══ Data for processing

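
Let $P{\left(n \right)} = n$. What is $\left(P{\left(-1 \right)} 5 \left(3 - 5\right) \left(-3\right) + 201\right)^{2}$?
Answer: $29241$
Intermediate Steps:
$\left(P{\left(-1 \right)} 5 \left(3 - 5\right) \left(-3\right) + 201\right)^{2} = \left(\left(-1\right) 5 \left(3 - 5\right) \left(-3\right) + 201\right)^{2} = \left(- 5 \left(\left(-2\right) \left(-3\right)\right) + 201\right)^{2} = \left(\left(-5\right) 6 + 201\right)^{2} = \left(-30 + 201\right)^{2} = 171^{2} = 29241$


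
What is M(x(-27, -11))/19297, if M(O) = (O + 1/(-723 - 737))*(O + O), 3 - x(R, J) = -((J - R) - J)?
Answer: 131397/1408681 ≈ 0.093277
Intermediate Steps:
x(R, J) = 3 - R (x(R, J) = 3 - (-1)*((J - R) - J) = 3 - (-1)*(-R) = 3 - R)
M(O) = 2*O*(-1/1460 + O) (M(O) = (O + 1/(-1460))*(2*O) = (O - 1/1460)*(2*O) = (-1/1460 + O)*(2*O) = 2*O*(-1/1460 + O))
M(x(-27, -11))/19297 = ((3 - 1*(-27))*(-1 + 1460*(3 - 1*(-27)))/730)/19297 = ((3 + 27)*(-1 + 1460*(3 + 27))/730)*(1/19297) = ((1/730)*30*(-1 + 1460*30))*(1/19297) = ((1/730)*30*(-1 + 43800))*(1/19297) = ((1/730)*30*43799)*(1/19297) = (131397/73)*(1/19297) = 131397/1408681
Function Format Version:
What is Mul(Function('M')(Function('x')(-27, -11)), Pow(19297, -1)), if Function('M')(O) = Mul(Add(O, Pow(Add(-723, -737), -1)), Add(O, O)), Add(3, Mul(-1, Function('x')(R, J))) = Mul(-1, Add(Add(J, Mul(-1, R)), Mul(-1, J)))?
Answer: Rational(131397, 1408681) ≈ 0.093277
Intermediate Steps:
Function('x')(R, J) = Add(3, Mul(-1, R)) (Function('x')(R, J) = Add(3, Mul(-1, Mul(-1, Add(Add(J, Mul(-1, R)), Mul(-1, J))))) = Add(3, Mul(-1, Mul(-1, Mul(-1, R)))) = Add(3, Mul(-1, R)))
Function('M')(O) = Mul(2, O, Add(Rational(-1, 1460), O)) (Function('M')(O) = Mul(Add(O, Pow(-1460, -1)), Mul(2, O)) = Mul(Add(O, Rational(-1, 1460)), Mul(2, O)) = Mul(Add(Rational(-1, 1460), O), Mul(2, O)) = Mul(2, O, Add(Rational(-1, 1460), O)))
Mul(Function('M')(Function('x')(-27, -11)), Pow(19297, -1)) = Mul(Mul(Rational(1, 730), Add(3, Mul(-1, -27)), Add(-1, Mul(1460, Add(3, Mul(-1, -27))))), Pow(19297, -1)) = Mul(Mul(Rational(1, 730), Add(3, 27), Add(-1, Mul(1460, Add(3, 27)))), Rational(1, 19297)) = Mul(Mul(Rational(1, 730), 30, Add(-1, Mul(1460, 30))), Rational(1, 19297)) = Mul(Mul(Rational(1, 730), 30, Add(-1, 43800)), Rational(1, 19297)) = Mul(Mul(Rational(1, 730), 30, 43799), Rational(1, 19297)) = Mul(Rational(131397, 73), Rational(1, 19297)) = Rational(131397, 1408681)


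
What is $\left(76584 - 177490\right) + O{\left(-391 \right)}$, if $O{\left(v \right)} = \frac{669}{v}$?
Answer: $- \frac{39454915}{391} \approx -1.0091 \cdot 10^{5}$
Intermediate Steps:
$\left(76584 - 177490\right) + O{\left(-391 \right)} = \left(76584 - 177490\right) + \frac{669}{-391} = \left(76584 - 177490\right) + 669 \left(- \frac{1}{391}\right) = -100906 - \frac{669}{391} = - \frac{39454915}{391}$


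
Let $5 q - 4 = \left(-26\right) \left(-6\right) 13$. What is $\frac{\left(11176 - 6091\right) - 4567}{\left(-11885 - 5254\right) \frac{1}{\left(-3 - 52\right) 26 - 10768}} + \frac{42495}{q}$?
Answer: $\frac{5493643691}{11608816} \approx 473.23$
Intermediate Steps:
$q = \frac{2032}{5}$ ($q = \frac{4}{5} + \frac{\left(-26\right) \left(-6\right) 13}{5} = \frac{4}{5} + \frac{156 \cdot 13}{5} = \frac{4}{5} + \frac{1}{5} \cdot 2028 = \frac{4}{5} + \frac{2028}{5} = \frac{2032}{5} \approx 406.4$)
$\frac{\left(11176 - 6091\right) - 4567}{\left(-11885 - 5254\right) \frac{1}{\left(-3 - 52\right) 26 - 10768}} + \frac{42495}{q} = \frac{\left(11176 - 6091\right) - 4567}{\left(-11885 - 5254\right) \frac{1}{\left(-3 - 52\right) 26 - 10768}} + \frac{42495}{\frac{2032}{5}} = \frac{5085 - 4567}{\left(-17139\right) \frac{1}{\left(-55\right) 26 - 10768}} + 42495 \cdot \frac{5}{2032} = \frac{518}{\left(-17139\right) \frac{1}{-1430 - 10768}} + \frac{212475}{2032} = \frac{518}{\left(-17139\right) \frac{1}{-12198}} + \frac{212475}{2032} = \frac{518}{\left(-17139\right) \left(- \frac{1}{12198}\right)} + \frac{212475}{2032} = \frac{518}{\frac{5713}{4066}} + \frac{212475}{2032} = 518 \cdot \frac{4066}{5713} + \frac{212475}{2032} = \frac{2106188}{5713} + \frac{212475}{2032} = \frac{5493643691}{11608816}$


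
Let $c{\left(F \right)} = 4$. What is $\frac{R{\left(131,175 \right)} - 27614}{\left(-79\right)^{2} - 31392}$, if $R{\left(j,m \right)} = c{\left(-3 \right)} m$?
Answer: $\frac{26914}{25151} \approx 1.0701$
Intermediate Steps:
$R{\left(j,m \right)} = 4 m$
$\frac{R{\left(131,175 \right)} - 27614}{\left(-79\right)^{2} - 31392} = \frac{4 \cdot 175 - 27614}{\left(-79\right)^{2} - 31392} = \frac{700 - 27614}{6241 - 31392} = - \frac{26914}{-25151} = \left(-26914\right) \left(- \frac{1}{25151}\right) = \frac{26914}{25151}$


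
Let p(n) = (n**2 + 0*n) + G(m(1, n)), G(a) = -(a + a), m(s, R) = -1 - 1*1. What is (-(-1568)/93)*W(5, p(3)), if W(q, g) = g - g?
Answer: 0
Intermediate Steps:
m(s, R) = -2 (m(s, R) = -1 - 1 = -2)
G(a) = -2*a
p(n) = 4 + n**2 (p(n) = (n**2 + 0*n) - 2*(-2) = (n**2 + 0) + 4 = n**2 + 4 = 4 + n**2)
W(q, g) = 0
(-(-1568)/93)*W(5, p(3)) = -(-1568)/93*0 = -28*(-56/93)*0 = (1568/93)*0 = 0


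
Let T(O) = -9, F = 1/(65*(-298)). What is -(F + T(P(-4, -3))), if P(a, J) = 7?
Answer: 174331/19370 ≈ 9.0000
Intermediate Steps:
F = -1/19370 (F = 1/(-19370) = -1/19370 ≈ -5.1626e-5)
-(F + T(P(-4, -3))) = -(-1/19370 - 9) = -1*(-174331/19370) = 174331/19370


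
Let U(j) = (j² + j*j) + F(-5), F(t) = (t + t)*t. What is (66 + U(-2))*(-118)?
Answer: -14632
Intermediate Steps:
F(t) = 2*t² (F(t) = (2*t)*t = 2*t²)
U(j) = 50 + 2*j² (U(j) = (j² + j*j) + 2*(-5)² = (j² + j²) + 2*25 = 2*j² + 50 = 50 + 2*j²)
(66 + U(-2))*(-118) = (66 + (50 + 2*(-2)²))*(-118) = (66 + (50 + 2*4))*(-118) = (66 + (50 + 8))*(-118) = (66 + 58)*(-118) = 124*(-118) = -14632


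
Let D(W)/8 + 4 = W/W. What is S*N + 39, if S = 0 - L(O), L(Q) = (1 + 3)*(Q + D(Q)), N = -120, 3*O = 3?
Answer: -11001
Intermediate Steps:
O = 1 (O = (⅓)*3 = 1)
D(W) = -24 (D(W) = -32 + 8*(W/W) = -32 + 8*1 = -32 + 8 = -24)
L(Q) = -96 + 4*Q (L(Q) = (1 + 3)*(Q - 24) = 4*(-24 + Q) = -96 + 4*Q)
S = 92 (S = 0 - (-96 + 4*1) = 0 - (-96 + 4) = 0 - 1*(-92) = 0 + 92 = 92)
S*N + 39 = 92*(-120) + 39 = -11040 + 39 = -11001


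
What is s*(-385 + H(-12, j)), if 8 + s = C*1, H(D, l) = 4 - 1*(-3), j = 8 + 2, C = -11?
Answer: 7182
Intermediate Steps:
j = 10
H(D, l) = 7 (H(D, l) = 4 + 3 = 7)
s = -19 (s = -8 - 11*1 = -8 - 11 = -19)
s*(-385 + H(-12, j)) = -19*(-385 + 7) = -19*(-378) = 7182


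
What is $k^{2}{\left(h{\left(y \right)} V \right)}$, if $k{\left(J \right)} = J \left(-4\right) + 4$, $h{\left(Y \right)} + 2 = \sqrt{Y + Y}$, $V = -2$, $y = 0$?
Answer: $144$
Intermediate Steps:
$h{\left(Y \right)} = -2 + \sqrt{2} \sqrt{Y}$ ($h{\left(Y \right)} = -2 + \sqrt{Y + Y} = -2 + \sqrt{2 Y} = -2 + \sqrt{2} \sqrt{Y}$)
$k{\left(J \right)} = 4 - 4 J$ ($k{\left(J \right)} = - 4 J + 4 = 4 - 4 J$)
$k^{2}{\left(h{\left(y \right)} V \right)} = \left(4 - 4 \left(-2 + \sqrt{2} \sqrt{0}\right) \left(-2\right)\right)^{2} = \left(4 - 4 \left(-2 + \sqrt{2} \cdot 0\right) \left(-2\right)\right)^{2} = \left(4 - 4 \left(-2 + 0\right) \left(-2\right)\right)^{2} = \left(4 - 4 \left(\left(-2\right) \left(-2\right)\right)\right)^{2} = \left(4 - 16\right)^{2} = \left(-12\right)^{2} = 144$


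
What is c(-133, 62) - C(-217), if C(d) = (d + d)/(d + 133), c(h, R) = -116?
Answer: -727/6 ≈ -121.17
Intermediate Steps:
C(d) = 2*d/(133 + d) (C(d) = (2*d)/(133 + d) = 2*d/(133 + d))
c(-133, 62) - C(-217) = -116 - 2*(-217)/(133 - 217) = -116 - 2*(-217)/(-84) = -116 - 2*(-217)*(-1)/84 = -116 - 1*31/6 = -116 - 31/6 = -727/6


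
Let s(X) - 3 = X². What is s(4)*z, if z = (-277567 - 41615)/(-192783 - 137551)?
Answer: 159591/8693 ≈ 18.359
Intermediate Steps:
z = 159591/165167 (z = -319182/(-330334) = -319182*(-1/330334) = 159591/165167 ≈ 0.96624)
s(X) = 3 + X²
s(4)*z = (3 + 4²)*(159591/165167) = (3 + 16)*(159591/165167) = 19*(159591/165167) = 159591/8693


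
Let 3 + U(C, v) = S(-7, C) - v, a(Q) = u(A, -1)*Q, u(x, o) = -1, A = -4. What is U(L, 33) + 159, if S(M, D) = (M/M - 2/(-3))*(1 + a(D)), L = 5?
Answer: 349/3 ≈ 116.33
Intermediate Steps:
a(Q) = -Q
S(M, D) = 5/3 - 5*D/3 (S(M, D) = (M/M - 2/(-3))*(1 - D) = (1 - 2*(-⅓))*(1 - D) = (1 + ⅔)*(1 - D) = 5*(1 - D)/3 = 5/3 - 5*D/3)
U(C, v) = -4/3 - v - 5*C/3 (U(C, v) = -3 + ((5/3 - 5*C/3) - v) = -3 + (5/3 - v - 5*C/3) = -4/3 - v - 5*C/3)
U(L, 33) + 159 = (-4/3 - 1*33 - 5/3*5) + 159 = (-4/3 - 33 - 25/3) + 159 = -128/3 + 159 = 349/3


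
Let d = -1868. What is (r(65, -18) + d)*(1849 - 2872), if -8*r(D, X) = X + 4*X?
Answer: 7597821/4 ≈ 1.8995e+6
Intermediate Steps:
r(D, X) = -5*X/8 (r(D, X) = -(X + 4*X)/8 = -5*X/8)
(r(65, -18) + d)*(1849 - 2872) = (-5/8*(-18) - 1868)*(1849 - 2872) = (45/4 - 1868)*(-1023) = -7427/4*(-1023) = 7597821/4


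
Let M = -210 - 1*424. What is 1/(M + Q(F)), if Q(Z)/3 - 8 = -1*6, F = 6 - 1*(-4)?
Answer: -1/628 ≈ -0.0015924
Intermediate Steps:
F = 10 (F = 6 + 4 = 10)
Q(Z) = 6 (Q(Z) = 24 + 3*(-1*6) = 24 + 3*(-6) = 24 - 18 = 6)
M = -634 (M = -210 - 424 = -634)
1/(M + Q(F)) = 1/(-634 + 6) = 1/(-628) = -1/628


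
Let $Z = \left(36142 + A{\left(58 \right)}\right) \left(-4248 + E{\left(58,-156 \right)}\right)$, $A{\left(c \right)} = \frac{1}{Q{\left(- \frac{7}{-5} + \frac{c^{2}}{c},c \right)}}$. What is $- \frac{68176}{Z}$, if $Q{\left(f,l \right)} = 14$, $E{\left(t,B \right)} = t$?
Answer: $\frac{477232}{1060046955} \approx 0.0004502$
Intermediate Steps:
$A{\left(c \right)} = \frac{1}{14}$
$Z = - \frac{1060046955}{7}$ ($Z = \left(36142 + \frac{1}{14}\right) \left(-4248 + 58\right) = \frac{505989}{14} \left(-4190\right) = - \frac{1060046955}{7} \approx -1.5144 \cdot 10^{8}$)
$- \frac{68176}{Z} = - \frac{68176}{- \frac{1060046955}{7}} = \left(-68176\right) \left(- \frac{7}{1060046955}\right) = \frac{477232}{1060046955}$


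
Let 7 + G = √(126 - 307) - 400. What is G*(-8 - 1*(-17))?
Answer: -3663 + 9*I*√181 ≈ -3663.0 + 121.08*I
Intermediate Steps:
G = -407 + I*√181 (G = -7 + (√(126 - 307) - 400) = -7 + (√(-181) - 400) = -7 + (I*√181 - 400) = -7 + (-400 + I*√181) = -407 + I*√181 ≈ -407.0 + 13.454*I)
G*(-8 - 1*(-17)) = (-407 + I*√181)*(-8 - 1*(-17)) = (-407 + I*√181)*(-8 + 17) = (-407 + I*√181)*9 = -3663 + 9*I*√181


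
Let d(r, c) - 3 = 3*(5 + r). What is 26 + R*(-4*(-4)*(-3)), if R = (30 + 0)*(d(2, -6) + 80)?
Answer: -149734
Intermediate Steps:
d(r, c) = 18 + 3*r (d(r, c) = 3 + 3*(5 + r) = 3 + (15 + 3*r) = 18 + 3*r)
R = 3120 (R = (30 + 0)*((18 + 3*2) + 80) = 30*((18 + 6) + 80) = 30*(24 + 80) = 30*104 = 3120)
26 + R*(-4*(-4)*(-3)) = 26 + 3120*(-4*(-4)*(-3)) = 26 + 3120*(16*(-3)) = 26 + 3120*(-48) = 26 - 149760 = -149734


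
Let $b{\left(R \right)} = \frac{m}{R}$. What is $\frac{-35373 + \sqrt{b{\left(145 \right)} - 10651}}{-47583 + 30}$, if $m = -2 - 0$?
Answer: $\frac{11791}{15851} - \frac{i \sqrt{223937565}}{6895185} \approx 0.74387 - 0.0021703 i$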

════

> _Exercise brief_
What are the lines, exactly as written above, from the line with "What is M(x(-27, -11))/19297, if" to the line with "Answer: 131397/1408681 ≈ 0.093277", both included? Output only those.

> _Answer space_
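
What is M(x(-27, -11))/19297, if M(O) = (O + 1/(-723 - 737))*(O + O), 3 - x(R, J) = -((J - R) - J)?
Answer: 131397/1408681 ≈ 0.093277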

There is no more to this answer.